Content starts

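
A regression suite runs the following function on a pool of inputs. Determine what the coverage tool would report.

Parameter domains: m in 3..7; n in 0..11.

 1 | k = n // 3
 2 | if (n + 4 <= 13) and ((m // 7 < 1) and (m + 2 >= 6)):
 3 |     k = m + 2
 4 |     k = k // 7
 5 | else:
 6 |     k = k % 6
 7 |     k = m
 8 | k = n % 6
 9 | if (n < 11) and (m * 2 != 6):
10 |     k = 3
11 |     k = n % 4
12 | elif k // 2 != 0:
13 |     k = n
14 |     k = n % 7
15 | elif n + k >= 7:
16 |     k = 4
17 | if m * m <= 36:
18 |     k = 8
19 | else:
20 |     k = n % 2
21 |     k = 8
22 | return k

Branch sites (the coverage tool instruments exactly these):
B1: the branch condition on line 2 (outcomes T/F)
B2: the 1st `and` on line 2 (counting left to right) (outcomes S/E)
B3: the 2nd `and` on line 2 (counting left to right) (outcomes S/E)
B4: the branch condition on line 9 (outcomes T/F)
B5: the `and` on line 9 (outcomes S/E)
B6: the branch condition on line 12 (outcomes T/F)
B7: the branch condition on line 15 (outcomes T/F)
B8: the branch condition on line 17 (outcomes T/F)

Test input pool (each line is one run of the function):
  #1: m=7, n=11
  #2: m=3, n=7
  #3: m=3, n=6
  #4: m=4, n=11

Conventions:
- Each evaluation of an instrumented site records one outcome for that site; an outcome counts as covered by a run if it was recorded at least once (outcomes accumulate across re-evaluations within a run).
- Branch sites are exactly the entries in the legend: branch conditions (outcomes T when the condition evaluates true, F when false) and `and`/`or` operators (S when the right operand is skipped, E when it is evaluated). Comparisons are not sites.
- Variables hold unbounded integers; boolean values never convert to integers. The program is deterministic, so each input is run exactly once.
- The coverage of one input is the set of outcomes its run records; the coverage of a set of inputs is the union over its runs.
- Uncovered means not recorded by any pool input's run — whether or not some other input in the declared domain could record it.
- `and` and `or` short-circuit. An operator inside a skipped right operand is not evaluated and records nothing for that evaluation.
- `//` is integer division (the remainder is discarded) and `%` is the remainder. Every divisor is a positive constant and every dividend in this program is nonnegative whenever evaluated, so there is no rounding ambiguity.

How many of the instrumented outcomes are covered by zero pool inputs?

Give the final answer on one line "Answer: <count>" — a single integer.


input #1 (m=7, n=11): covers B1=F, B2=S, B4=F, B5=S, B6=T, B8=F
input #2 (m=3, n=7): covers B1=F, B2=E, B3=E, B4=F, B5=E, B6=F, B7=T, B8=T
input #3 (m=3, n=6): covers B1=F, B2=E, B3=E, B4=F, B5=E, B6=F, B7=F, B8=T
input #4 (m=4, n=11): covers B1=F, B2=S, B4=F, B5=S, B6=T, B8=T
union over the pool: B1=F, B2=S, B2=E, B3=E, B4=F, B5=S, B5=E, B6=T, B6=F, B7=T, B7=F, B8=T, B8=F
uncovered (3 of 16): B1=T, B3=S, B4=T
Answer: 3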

Content ends

_DESCRIPTION OF THE TASK_
Your response should hold only an exact copy of the lines above, from the one containing "for that evaluation." through the end of the entries.

_REPLY_
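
- `and` and `or` short-circuit. An operator inside a skipped right operand is not evaluated and records nothing for that evaluation.
- `//` is integer division (the remainder is discarded) and `%` is the remainder. Every divisor is a positive constant and every dividend in this program is nonnegative whenever evaluated, so there is no rounding ambiguity.

How many of the instrumented outcomes are covered by zero pool inputs?

Give the final answer on one line "Answer: <count>" — a single integer.


input #1 (m=7, n=11): covers B1=F, B2=S, B4=F, B5=S, B6=T, B8=F
input #2 (m=3, n=7): covers B1=F, B2=E, B3=E, B4=F, B5=E, B6=F, B7=T, B8=T
input #3 (m=3, n=6): covers B1=F, B2=E, B3=E, B4=F, B5=E, B6=F, B7=F, B8=T
input #4 (m=4, n=11): covers B1=F, B2=S, B4=F, B5=S, B6=T, B8=T
union over the pool: B1=F, B2=S, B2=E, B3=E, B4=F, B5=S, B5=E, B6=T, B6=F, B7=T, B7=F, B8=T, B8=F
uncovered (3 of 16): B1=T, B3=S, B4=T
Answer: 3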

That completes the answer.